> [Work task] Could you print every entry below exactly as given?

(Source data)
• • • • • • •
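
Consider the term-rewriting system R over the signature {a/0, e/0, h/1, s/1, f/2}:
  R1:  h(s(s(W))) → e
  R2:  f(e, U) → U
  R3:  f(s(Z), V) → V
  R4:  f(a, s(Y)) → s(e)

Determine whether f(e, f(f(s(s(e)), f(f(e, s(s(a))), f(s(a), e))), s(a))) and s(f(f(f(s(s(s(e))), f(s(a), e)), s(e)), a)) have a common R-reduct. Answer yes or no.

yes — NF(t₁) = s(a), NF(t₂) = s(a)

Reduce t₁ = f(e, f(f(s(s(e)), f(f(e, s(s(a))), f(s(a), e))), s(a))):
1. f(e, f(f(s(s(e)), f(f(e, s(s(a))), f(s(a), e))), s(a)))  →  f(f(s(s(e)), f(f(e, s(s(a))), f(s(a), e))), s(a))   [R2 at ε]
2. f(f(s(s(e)), f(f(e, s(s(a))), f(s(a), e))), s(a))  →  f(f(f(e, s(s(a))), f(s(a), e)), s(a))   [R3 at 1]
3. f(f(f(e, s(s(a))), f(s(a), e)), s(a))  →  f(f(s(s(a)), f(s(a), e)), s(a))   [R2 at 1.1]
4. f(f(s(s(a)), f(s(a), e)), s(a))  →  f(f(s(a), e), s(a))   [R3 at 1]
5. f(f(s(a), e), s(a))  →  f(e, s(a))   [R3 at 1]
6. f(e, s(a))  →  s(a)   [R2 at ε]

Reduce t₂ = s(f(f(f(s(s(s(e))), f(s(a), e)), s(e)), a)):
1. s(f(f(f(s(s(s(e))), f(s(a), e)), s(e)), a))  →  s(f(f(f(s(a), e), s(e)), a))   [R3 at 1.1.1]
2. s(f(f(f(s(a), e), s(e)), a))  →  s(f(f(e, s(e)), a))   [R3 at 1.1.1]
3. s(f(f(e, s(e)), a))  →  s(f(s(e), a))   [R2 at 1.1]
4. s(f(s(e), a))  →  s(a)   [R3 at 1]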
• • • • • • •
> [Response]
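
Consider the term-rewriting system R over the signature {a/0, e/0, h/1, s/1, f/2}:
  R1:  h(s(s(W))) → e
  R2:  f(e, U) → U
  R3:  f(s(Z), V) → V
  R4:  f(a, s(Y)) → s(e)

Determine whether f(e, f(f(s(s(e)), f(f(e, s(s(a))), f(s(a), e))), s(a))) and s(f(f(f(s(s(s(e))), f(s(a), e)), s(e)), a)) have a common R-reduct. Answer yes or no.

yes — NF(t₁) = s(a), NF(t₂) = s(a)

Reduce t₁ = f(e, f(f(s(s(e)), f(f(e, s(s(a))), f(s(a), e))), s(a))):
1. f(e, f(f(s(s(e)), f(f(e, s(s(a))), f(s(a), e))), s(a)))  →  f(f(s(s(e)), f(f(e, s(s(a))), f(s(a), e))), s(a))   [R2 at ε]
2. f(f(s(s(e)), f(f(e, s(s(a))), f(s(a), e))), s(a))  →  f(f(f(e, s(s(a))), f(s(a), e)), s(a))   [R3 at 1]
3. f(f(f(e, s(s(a))), f(s(a), e)), s(a))  →  f(f(s(s(a)), f(s(a), e)), s(a))   [R2 at 1.1]
4. f(f(s(s(a)), f(s(a), e)), s(a))  →  f(f(s(a), e), s(a))   [R3 at 1]
5. f(f(s(a), e), s(a))  →  f(e, s(a))   [R3 at 1]
6. f(e, s(a))  →  s(a)   [R2 at ε]

Reduce t₂ = s(f(f(f(s(s(s(e))), f(s(a), e)), s(e)), a)):
1. s(f(f(f(s(s(s(e))), f(s(a), e)), s(e)), a))  →  s(f(f(f(s(a), e), s(e)), a))   [R3 at 1.1.1]
2. s(f(f(f(s(a), e), s(e)), a))  →  s(f(f(e, s(e)), a))   [R3 at 1.1.1]
3. s(f(f(e, s(e)), a))  →  s(f(s(e), a))   [R2 at 1.1]
4. s(f(s(e), a))  →  s(a)   [R3 at 1]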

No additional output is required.